Collected data
******

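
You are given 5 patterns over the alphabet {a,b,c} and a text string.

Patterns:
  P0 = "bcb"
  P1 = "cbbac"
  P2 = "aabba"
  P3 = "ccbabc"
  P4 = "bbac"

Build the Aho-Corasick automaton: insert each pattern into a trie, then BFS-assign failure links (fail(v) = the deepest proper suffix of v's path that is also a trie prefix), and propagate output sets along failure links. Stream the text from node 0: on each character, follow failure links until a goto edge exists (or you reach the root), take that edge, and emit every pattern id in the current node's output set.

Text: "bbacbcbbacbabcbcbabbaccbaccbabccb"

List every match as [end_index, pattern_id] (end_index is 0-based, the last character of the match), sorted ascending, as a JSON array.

Build automaton:
Trie nodes:
  0='ε' goto a→9 b→1 c→4
  1='b' goto b→19 c→2
  2='bc' goto b→3
  3='bcb' goto ·  ←P0
  4='c' goto b→5 c→14
  5='cb' goto b→6
  6='cbb' goto a→7
  7='cbba' goto c→8
  8='cbbac' goto ·  ←P1
  9='a' goto a→10
  10='aa' goto b→11
  11='aab' goto b→12
  12='aabb' goto a→13
  13='aabba' goto ·  ←P2
  14='cc' goto b→15
  15='ccb' goto a→16
  16='ccba' goto b→17
  17='ccbab' goto c→18
  18='ccbabc' goto ·  ←P3
  19='bb' goto a→20
  20='bba' goto c→21
  21='bbac' goto ·  ←P4

BFS fail/out derivation:
  fail(1) 'b': from fail(0)=0 chase 'b': 0 ⇒ 0;  out=∅∪out(0)=∅
  fail(4) 'c': from fail(0)=0 chase 'c': 0 ⇒ 0;  out=∅∪out(0)=∅
  fail(9) 'a': from fail(0)=0 chase 'a': 0 ⇒ 0;  out=∅∪out(0)=∅
  fail(2) 'bc': from fail(1)=0 chase 'c': 0 ⇒ 4;  out=∅∪out(4)=∅
  fail(5) 'cb': from fail(4)=0 chase 'b': 0 ⇒ 1;  out=∅∪out(1)=∅
  fail(10) 'aa': from fail(9)=0 chase 'a': 0 ⇒ 9;  out=∅∪out(9)=∅
  fail(14) 'cc': from fail(4)=0 chase 'c': 0 ⇒ 4;  out=∅∪out(4)=∅
  fail(19) 'bb': from fail(1)=0 chase 'b': 0 ⇒ 1;  out=∅∪out(1)=∅
  fail(3) 'bcb': from fail(2)=4 chase 'b': 4 ⇒ 5;  out={0}∪out(5)={0}
  fail(6) 'cbb': from fail(5)=1 chase 'b': 1 ⇒ 19;  out=∅∪out(19)=∅
  fail(11) 'aab': from fail(10)=9 chase 'b': 9→0 ⇒ 1;  out=∅∪out(1)=∅
  fail(15) 'ccb': from fail(14)=4 chase 'b': 4 ⇒ 5;  out=∅∪out(5)=∅
  fail(20) 'bba': from fail(19)=1 chase 'a': 1→0 ⇒ 9;  out=∅∪out(9)=∅
  fail(7) 'cbba': from fail(6)=19 chase 'a': 19 ⇒ 20;  out=∅∪out(20)=∅
  fail(12) 'aabb': from fail(11)=1 chase 'b': 1 ⇒ 19;  out=∅∪out(19)=∅
  fail(16) 'ccba': from fail(15)=5 chase 'a': 5→1→0 ⇒ 9;  out=∅∪out(9)=∅
  fail(21) 'bbac': from fail(20)=9 chase 'c': 9→0 ⇒ 4;  out={4}∪out(4)={4}
  fail(8) 'cbbac': from fail(7)=20 chase 'c': 20 ⇒ 21;  out={1}∪out(21)={1,4}
  fail(13) 'aabba': from fail(12)=19 chase 'a': 19 ⇒ 20;  out={2}∪out(20)={2}
  fail(17) 'ccbab': from fail(16)=9 chase 'b': 9→0 ⇒ 1;  out=∅∪out(1)=∅
  fail(18) 'ccbabc': from fail(17)=1 chase 'c': 1 ⇒ 2;  out={3}∪out(2)={3}

Text stream:
[0] read 'b'  n0⇒n1
[1] read 'b'  n1⇒n19
[2] read 'a'  n19⇒n20
[3] read 'c'  n20⇒n21  emit P4@[0:3]
[4] read 'b'  n21⇒n5 (via fail)
[5] read 'c'  n5⇒n2 (via fail)
[6] read 'b'  n2⇒n3  emit P0@[4:6]
[7] read 'b'  n3⇒n6 (via fail)
[8] read 'a'  n6⇒n7
[9] read 'c'  n7⇒n8  emit P1@[5:9],P4@[6:9]
[10] read 'b'  n8⇒n5 (via fail)
[11] read 'a'  n5⇒n9 (via fail)
[12] read 'b'  n9⇒n1 (via fail)
[13] read 'c'  n1⇒n2
[14] read 'b'  n2⇒n3  emit P0@[12:14]
[15] read 'c'  n3⇒n2 (via fail)
[16] read 'b'  n2⇒n3  emit P0@[14:16]
[17] read 'a'  n3⇒n9 (via fail)
[18] read 'b'  n9⇒n1 (via fail)
[19] read 'b'  n1⇒n19
[20] read 'a'  n19⇒n20
[21] read 'c'  n20⇒n21  emit P4@[18:21]
[22] read 'c'  n21⇒n14 (via fail)
[23] read 'b'  n14⇒n15
[24] read 'a'  n15⇒n16
[25] read 'c'  n16⇒n4 (via fail)
[26] read 'c'  n4⇒n14
[27] read 'b'  n14⇒n15
[28] read 'a'  n15⇒n16
[29] read 'b'  n16⇒n17
[30] read 'c'  n17⇒n18  emit P3@[25:30]
[31] read 'c'  n18⇒n14 (via fail)
[32] read 'b'  n14⇒n15

Matches: [[3,4],[6,0],[9,1],[9,4],[14,0],[16,0],[21,4],[30,3]]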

******

**What to do**
Nothing in the entries may be left out; each line is to be output exactly.

**Solution below**
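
You are given 5 patterns over the alphabet {a,b,c} and a text string.

Patterns:
  P0 = "bcb"
  P1 = "cbbac"
  P2 = "aabba"
  P3 = "ccbabc"
  P4 = "bbac"

Build the Aho-Corasick automaton: insert each pattern into a trie, then BFS-assign failure links (fail(v) = the deepest proper suffix of v's path that is also a trie prefix), and propagate output sets along failure links. Stream the text from node 0: on each character, follow failure links until a goto edge exists (or you reach the root), take that edge, and emit every pattern id in the current node's output set.

Text: "bbacbcbbacbabcbcbabbaccbaccbabccb"

List every match as [end_index, pattern_id] (end_index is 0-based, the last character of the match), sorted ascending, as a JSON array.

Build automaton:
Trie nodes:
  0='ε' goto a→9 b→1 c→4
  1='b' goto b→19 c→2
  2='bc' goto b→3
  3='bcb' goto ·  ←P0
  4='c' goto b→5 c→14
  5='cb' goto b→6
  6='cbb' goto a→7
  7='cbba' goto c→8
  8='cbbac' goto ·  ←P1
  9='a' goto a→10
  10='aa' goto b→11
  11='aab' goto b→12
  12='aabb' goto a→13
  13='aabba' goto ·  ←P2
  14='cc' goto b→15
  15='ccb' goto a→16
  16='ccba' goto b→17
  17='ccbab' goto c→18
  18='ccbabc' goto ·  ←P3
  19='bb' goto a→20
  20='bba' goto c→21
  21='bbac' goto ·  ←P4

BFS fail/out derivation:
  fail(1) 'b': from fail(0)=0 chase 'b': 0 ⇒ 0;  out=∅∪out(0)=∅
  fail(4) 'c': from fail(0)=0 chase 'c': 0 ⇒ 0;  out=∅∪out(0)=∅
  fail(9) 'a': from fail(0)=0 chase 'a': 0 ⇒ 0;  out=∅∪out(0)=∅
  fail(2) 'bc': from fail(1)=0 chase 'c': 0 ⇒ 4;  out=∅∪out(4)=∅
  fail(5) 'cb': from fail(4)=0 chase 'b': 0 ⇒ 1;  out=∅∪out(1)=∅
  fail(10) 'aa': from fail(9)=0 chase 'a': 0 ⇒ 9;  out=∅∪out(9)=∅
  fail(14) 'cc': from fail(4)=0 chase 'c': 0 ⇒ 4;  out=∅∪out(4)=∅
  fail(19) 'bb': from fail(1)=0 chase 'b': 0 ⇒ 1;  out=∅∪out(1)=∅
  fail(3) 'bcb': from fail(2)=4 chase 'b': 4 ⇒ 5;  out={0}∪out(5)={0}
  fail(6) 'cbb': from fail(5)=1 chase 'b': 1 ⇒ 19;  out=∅∪out(19)=∅
  fail(11) 'aab': from fail(10)=9 chase 'b': 9→0 ⇒ 1;  out=∅∪out(1)=∅
  fail(15) 'ccb': from fail(14)=4 chase 'b': 4 ⇒ 5;  out=∅∪out(5)=∅
  fail(20) 'bba': from fail(19)=1 chase 'a': 1→0 ⇒ 9;  out=∅∪out(9)=∅
  fail(7) 'cbba': from fail(6)=19 chase 'a': 19 ⇒ 20;  out=∅∪out(20)=∅
  fail(12) 'aabb': from fail(11)=1 chase 'b': 1 ⇒ 19;  out=∅∪out(19)=∅
  fail(16) 'ccba': from fail(15)=5 chase 'a': 5→1→0 ⇒ 9;  out=∅∪out(9)=∅
  fail(21) 'bbac': from fail(20)=9 chase 'c': 9→0 ⇒ 4;  out={4}∪out(4)={4}
  fail(8) 'cbbac': from fail(7)=20 chase 'c': 20 ⇒ 21;  out={1}∪out(21)={1,4}
  fail(13) 'aabba': from fail(12)=19 chase 'a': 19 ⇒ 20;  out={2}∪out(20)={2}
  fail(17) 'ccbab': from fail(16)=9 chase 'b': 9→0 ⇒ 1;  out=∅∪out(1)=∅
  fail(18) 'ccbabc': from fail(17)=1 chase 'c': 1 ⇒ 2;  out={3}∪out(2)={3}

Text stream:
[0] read 'b'  n0⇒n1
[1] read 'b'  n1⇒n19
[2] read 'a'  n19⇒n20
[3] read 'c'  n20⇒n21  emit P4@[0:3]
[4] read 'b'  n21⇒n5 (via fail)
[5] read 'c'  n5⇒n2 (via fail)
[6] read 'b'  n2⇒n3  emit P0@[4:6]
[7] read 'b'  n3⇒n6 (via fail)
[8] read 'a'  n6⇒n7
[9] read 'c'  n7⇒n8  emit P1@[5:9],P4@[6:9]
[10] read 'b'  n8⇒n5 (via fail)
[11] read 'a'  n5⇒n9 (via fail)
[12] read 'b'  n9⇒n1 (via fail)
[13] read 'c'  n1⇒n2
[14] read 'b'  n2⇒n3  emit P0@[12:14]
[15] read 'c'  n3⇒n2 (via fail)
[16] read 'b'  n2⇒n3  emit P0@[14:16]
[17] read 'a'  n3⇒n9 (via fail)
[18] read 'b'  n9⇒n1 (via fail)
[19] read 'b'  n1⇒n19
[20] read 'a'  n19⇒n20
[21] read 'c'  n20⇒n21  emit P4@[18:21]
[22] read 'c'  n21⇒n14 (via fail)
[23] read 'b'  n14⇒n15
[24] read 'a'  n15⇒n16
[25] read 'c'  n16⇒n4 (via fail)
[26] read 'c'  n4⇒n14
[27] read 'b'  n14⇒n15
[28] read 'a'  n15⇒n16
[29] read 'b'  n16⇒n17
[30] read 'c'  n17⇒n18  emit P3@[25:30]
[31] read 'c'  n18⇒n14 (via fail)
[32] read 'b'  n14⇒n15

Matches: [[3,4],[6,0],[9,1],[9,4],[14,0],[16,0],[21,4],[30,3]]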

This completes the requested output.